**What to do:**
The records that follow are to be repeated exactly, in full.

(Collected data)
===============
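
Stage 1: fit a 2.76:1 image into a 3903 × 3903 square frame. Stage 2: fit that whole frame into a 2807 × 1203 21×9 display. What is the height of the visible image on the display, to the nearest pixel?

2.76:1 in 3903×3903: fills the width, so the image is 3903.00 × 1414.13.
Second fit — the square canvas into 2807×1203 spans the height: 1203.00 × 1203.00 (×0.3082 from 3903×3903).
Applying the same ×0.3082: 1414.13 → 435.87.

436 px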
===============
**Written solution:**
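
Stage 1: fit a 2.76:1 image into a 3903 × 3903 square frame. Stage 2: fit that whole frame into a 2807 × 1203 21×9 display. What is the height of the visible image on the display, to the nearest pixel?

2.76:1 in 3903×3903: fills the width, so the image is 3903.00 × 1414.13.
Second fit — the square canvas into 2807×1203 spans the height: 1203.00 × 1203.00 (×0.3082 from 3903×3903).
Applying the same ×0.3082: 1414.13 → 435.87.

436 px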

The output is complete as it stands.